_THE TASK_. Each line of the data below from the one holding "The hash function is h(k) = k mod 17." to the one holding "Insert the following record", inclusive, is to be reproduced exactly; no other line belongs in the answer.

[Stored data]
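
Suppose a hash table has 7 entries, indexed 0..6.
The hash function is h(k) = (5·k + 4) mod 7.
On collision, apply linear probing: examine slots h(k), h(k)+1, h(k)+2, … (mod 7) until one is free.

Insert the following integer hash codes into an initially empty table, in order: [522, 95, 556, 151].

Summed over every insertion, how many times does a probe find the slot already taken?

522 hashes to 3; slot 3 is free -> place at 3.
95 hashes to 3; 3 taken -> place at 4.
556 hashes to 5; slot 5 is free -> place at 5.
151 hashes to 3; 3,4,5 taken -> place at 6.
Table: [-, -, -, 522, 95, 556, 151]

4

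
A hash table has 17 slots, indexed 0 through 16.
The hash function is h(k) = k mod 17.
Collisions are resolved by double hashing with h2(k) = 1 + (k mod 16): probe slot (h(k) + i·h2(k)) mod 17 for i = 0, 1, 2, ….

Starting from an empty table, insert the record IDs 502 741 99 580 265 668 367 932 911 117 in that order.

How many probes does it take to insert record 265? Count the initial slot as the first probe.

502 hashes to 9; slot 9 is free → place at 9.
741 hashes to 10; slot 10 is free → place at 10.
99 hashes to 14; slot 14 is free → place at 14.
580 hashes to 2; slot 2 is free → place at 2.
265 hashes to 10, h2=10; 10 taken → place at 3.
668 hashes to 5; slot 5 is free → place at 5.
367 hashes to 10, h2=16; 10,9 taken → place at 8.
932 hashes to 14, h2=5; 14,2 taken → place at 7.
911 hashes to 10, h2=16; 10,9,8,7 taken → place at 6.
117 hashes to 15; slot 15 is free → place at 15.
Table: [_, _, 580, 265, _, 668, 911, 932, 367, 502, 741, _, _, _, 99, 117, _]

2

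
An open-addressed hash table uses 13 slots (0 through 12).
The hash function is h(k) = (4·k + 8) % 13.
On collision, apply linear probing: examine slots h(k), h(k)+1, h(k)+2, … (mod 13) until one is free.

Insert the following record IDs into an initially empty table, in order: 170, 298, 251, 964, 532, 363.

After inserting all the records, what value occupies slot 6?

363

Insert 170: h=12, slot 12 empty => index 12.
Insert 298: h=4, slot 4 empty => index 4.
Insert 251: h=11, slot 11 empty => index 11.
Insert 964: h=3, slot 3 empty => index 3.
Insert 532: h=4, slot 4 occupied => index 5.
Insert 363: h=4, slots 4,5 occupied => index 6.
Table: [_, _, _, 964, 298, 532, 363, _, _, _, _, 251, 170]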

_OUTPUT FOR THIS TASK_.
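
The hash function is h(k) = k mod 17.
Collisions are resolved by double hashing with h2(k) = 1 + (k mod 16): probe slot (h(k) + i·h2(k)) mod 17 for i = 0, 1, 2, ….

Starting from an empty table, insert the record IDs 502 741 99 580 265 668 367 932 911 117 in that order.

How many probes does it take to insert record 265? Count the initial slot as the first probe.

502 hashes to 9; slot 9 is free → place at 9.
741 hashes to 10; slot 10 is free → place at 10.
99 hashes to 14; slot 14 is free → place at 14.
580 hashes to 2; slot 2 is free → place at 2.
265 hashes to 10, h2=10; 10 taken → place at 3.
668 hashes to 5; slot 5 is free → place at 5.
367 hashes to 10, h2=16; 10,9 taken → place at 8.
932 hashes to 14, h2=5; 14,2 taken → place at 7.
911 hashes to 10, h2=16; 10,9,8,7 taken → place at 6.
117 hashes to 15; slot 15 is free → place at 15.
Table: [_, _, 580, 265, _, 668, 911, 932, 367, 502, 741, _, _, _, 99, 117, _]

2

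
An open-addressed hash table uses 13 slots (0 through 12).
The hash function is h(k) = (4·k + 8) % 13.
On collision, apply linear probing: examine slots h(k), h(k)+1, h(k)+2, … (mod 13) until one is free.

Insert the following record IDs into an initially empty table, in order: 170, 298, 251, 964, 532, 363.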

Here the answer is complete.